**EXERCISE DETAILS**
Scan the records beneath this line for the line holding "R3. Offense involved" and the line holding "Level 4-9 —", then transcribe exactly those two and all lines between.

[Saved data entries]
+---+
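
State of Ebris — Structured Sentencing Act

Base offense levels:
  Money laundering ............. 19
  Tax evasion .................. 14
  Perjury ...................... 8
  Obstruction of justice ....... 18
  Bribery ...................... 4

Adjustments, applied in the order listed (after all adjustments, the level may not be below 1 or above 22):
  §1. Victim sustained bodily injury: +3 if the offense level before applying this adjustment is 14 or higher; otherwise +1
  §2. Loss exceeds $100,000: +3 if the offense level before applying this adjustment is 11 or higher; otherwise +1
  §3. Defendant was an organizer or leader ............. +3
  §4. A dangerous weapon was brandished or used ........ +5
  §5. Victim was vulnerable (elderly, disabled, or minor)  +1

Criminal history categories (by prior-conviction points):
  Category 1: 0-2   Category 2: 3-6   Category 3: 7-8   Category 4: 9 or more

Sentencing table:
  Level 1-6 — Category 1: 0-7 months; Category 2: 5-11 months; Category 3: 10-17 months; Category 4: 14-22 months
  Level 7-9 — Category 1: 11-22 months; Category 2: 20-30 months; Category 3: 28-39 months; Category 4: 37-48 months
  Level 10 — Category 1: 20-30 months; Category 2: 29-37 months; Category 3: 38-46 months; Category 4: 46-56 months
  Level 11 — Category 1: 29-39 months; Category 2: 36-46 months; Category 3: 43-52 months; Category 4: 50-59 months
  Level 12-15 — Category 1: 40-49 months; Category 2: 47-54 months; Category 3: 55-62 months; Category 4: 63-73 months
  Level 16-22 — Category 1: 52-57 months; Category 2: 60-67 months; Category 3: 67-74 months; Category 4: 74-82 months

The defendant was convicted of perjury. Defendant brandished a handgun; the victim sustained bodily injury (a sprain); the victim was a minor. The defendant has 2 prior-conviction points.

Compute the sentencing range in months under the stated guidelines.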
+---+
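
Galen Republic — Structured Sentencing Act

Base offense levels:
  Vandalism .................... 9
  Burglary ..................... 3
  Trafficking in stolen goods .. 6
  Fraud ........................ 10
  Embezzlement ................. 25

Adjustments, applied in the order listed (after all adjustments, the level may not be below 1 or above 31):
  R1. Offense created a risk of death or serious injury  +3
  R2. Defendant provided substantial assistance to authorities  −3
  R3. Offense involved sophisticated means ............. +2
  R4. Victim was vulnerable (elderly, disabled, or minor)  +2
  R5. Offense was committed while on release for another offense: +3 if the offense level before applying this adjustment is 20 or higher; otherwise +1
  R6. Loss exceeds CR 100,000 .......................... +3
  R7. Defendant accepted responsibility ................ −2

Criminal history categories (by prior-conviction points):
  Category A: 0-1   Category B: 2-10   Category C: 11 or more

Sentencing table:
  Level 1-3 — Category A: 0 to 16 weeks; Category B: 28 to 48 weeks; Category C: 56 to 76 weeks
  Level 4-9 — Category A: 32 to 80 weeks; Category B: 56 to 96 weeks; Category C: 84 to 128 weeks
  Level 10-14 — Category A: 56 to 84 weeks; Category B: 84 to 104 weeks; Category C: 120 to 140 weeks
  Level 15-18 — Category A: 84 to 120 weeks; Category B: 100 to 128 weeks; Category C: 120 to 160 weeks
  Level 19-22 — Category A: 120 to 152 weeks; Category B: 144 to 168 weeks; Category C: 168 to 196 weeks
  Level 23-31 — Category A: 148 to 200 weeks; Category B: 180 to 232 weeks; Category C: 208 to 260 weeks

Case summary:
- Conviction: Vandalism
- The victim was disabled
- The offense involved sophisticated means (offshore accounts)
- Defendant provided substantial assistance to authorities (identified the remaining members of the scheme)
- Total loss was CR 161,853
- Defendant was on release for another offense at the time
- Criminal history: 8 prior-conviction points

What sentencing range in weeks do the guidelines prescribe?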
+---+
**WRITTEN RESPONSE**
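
  R3. Offense involved sophisticated means ............. +2
  R4. Victim was vulnerable (elderly, disabled, or minor)  +2
  R5. Offense was committed while on release for another offense: +3 if the offense level before applying this adjustment is 20 or higher; otherwise +1
  R6. Loss exceeds CR 100,000 .......................... +3
  R7. Defendant accepted responsibility ................ −2

Criminal history categories (by prior-conviction points):
  Category A: 0-1   Category B: 2-10   Category C: 11 or more

Sentencing table:
  Level 1-3 — Category A: 0 to 16 weeks; Category B: 28 to 48 weeks; Category C: 56 to 76 weeks
  Level 4-9 — Category A: 32 to 80 weeks; Category B: 56 to 96 weeks; Category C: 84 to 128 weeks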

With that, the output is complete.